== TASK PROMPT ==
Among the entries below, please show each line that carries the word "grid".
---+---
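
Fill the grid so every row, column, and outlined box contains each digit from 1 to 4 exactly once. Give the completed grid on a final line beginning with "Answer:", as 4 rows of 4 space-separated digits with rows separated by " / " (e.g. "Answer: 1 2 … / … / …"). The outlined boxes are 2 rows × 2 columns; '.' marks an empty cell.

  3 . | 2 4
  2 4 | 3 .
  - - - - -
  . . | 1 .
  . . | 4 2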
---+---
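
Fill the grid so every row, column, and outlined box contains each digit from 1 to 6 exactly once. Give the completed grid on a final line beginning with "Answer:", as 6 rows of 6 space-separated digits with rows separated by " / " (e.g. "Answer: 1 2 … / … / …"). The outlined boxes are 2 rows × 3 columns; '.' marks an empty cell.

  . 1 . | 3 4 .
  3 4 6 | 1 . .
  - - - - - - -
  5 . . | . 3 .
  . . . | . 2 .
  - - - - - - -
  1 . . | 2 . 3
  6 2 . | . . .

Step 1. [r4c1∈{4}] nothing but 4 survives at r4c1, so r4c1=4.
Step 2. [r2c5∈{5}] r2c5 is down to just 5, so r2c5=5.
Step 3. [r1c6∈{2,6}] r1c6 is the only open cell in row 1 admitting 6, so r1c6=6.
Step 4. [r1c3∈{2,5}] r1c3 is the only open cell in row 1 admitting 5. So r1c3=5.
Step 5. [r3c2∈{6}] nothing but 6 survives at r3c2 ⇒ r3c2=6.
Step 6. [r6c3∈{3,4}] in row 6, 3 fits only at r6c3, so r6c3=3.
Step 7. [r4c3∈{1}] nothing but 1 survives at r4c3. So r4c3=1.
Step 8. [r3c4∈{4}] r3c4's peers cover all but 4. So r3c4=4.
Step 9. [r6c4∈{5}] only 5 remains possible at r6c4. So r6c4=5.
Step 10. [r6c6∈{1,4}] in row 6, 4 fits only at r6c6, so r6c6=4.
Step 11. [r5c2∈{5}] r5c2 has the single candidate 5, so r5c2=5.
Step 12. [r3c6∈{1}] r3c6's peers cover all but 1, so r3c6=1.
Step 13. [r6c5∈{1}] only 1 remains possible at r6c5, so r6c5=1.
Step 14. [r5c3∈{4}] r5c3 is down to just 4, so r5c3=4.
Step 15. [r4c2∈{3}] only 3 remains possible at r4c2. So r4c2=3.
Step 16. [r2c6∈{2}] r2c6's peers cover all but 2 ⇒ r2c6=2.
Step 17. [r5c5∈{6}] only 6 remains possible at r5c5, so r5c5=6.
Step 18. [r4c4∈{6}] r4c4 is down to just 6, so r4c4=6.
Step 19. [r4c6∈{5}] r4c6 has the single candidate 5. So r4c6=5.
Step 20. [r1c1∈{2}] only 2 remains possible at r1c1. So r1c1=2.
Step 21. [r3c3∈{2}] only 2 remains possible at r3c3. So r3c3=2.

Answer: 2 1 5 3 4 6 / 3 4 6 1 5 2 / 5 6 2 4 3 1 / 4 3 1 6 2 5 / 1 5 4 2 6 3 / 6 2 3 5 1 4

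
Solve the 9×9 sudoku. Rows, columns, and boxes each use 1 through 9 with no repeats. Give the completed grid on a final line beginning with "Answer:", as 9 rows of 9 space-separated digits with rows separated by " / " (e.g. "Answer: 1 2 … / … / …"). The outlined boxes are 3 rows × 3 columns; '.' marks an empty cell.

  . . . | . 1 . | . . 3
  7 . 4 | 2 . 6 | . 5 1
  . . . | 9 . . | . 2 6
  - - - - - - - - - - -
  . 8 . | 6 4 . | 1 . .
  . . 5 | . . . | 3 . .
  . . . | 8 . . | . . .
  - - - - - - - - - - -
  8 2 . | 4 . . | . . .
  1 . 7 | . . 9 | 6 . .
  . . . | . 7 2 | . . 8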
---+---
== SOLVED EXERCISE ==
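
Fill the grid so every row, column, and outlined box contains each digit from 1 to 4 exactly once. Give the completed grid on a final line beginning with "Answer:", as 4 rows of 4 space-separated digits with rows separated by " / " (e.g. "Answer: 1 2 … / … / …"). The outlined boxes are 2 rows × 2 columns; '.' marks an empty cell.
Fill the grid so every row, column, and outlined box contains each digit from 1 to 6 exactly once. Give the completed grid on a final line beginning with "Answer:", as 6 rows of 6 space-separated digits with rows separated by " / " (e.g. "Answer: 1 2 … / … / …"). The outlined boxes are 2 rows × 3 columns; '.' marks an empty cell.
Solve the 9×9 sudoku. Rows, columns, and boxes each use 1 through 9 with no repeats. Give the completed grid on a final line beginning with "Answer:", as 9 rows of 9 space-separated digits with rows separated by " / " (e.g. "Answer: 1 2 … / … / …"). The outlined boxes are 3 rows × 3 columns; '.' marks an empty cell.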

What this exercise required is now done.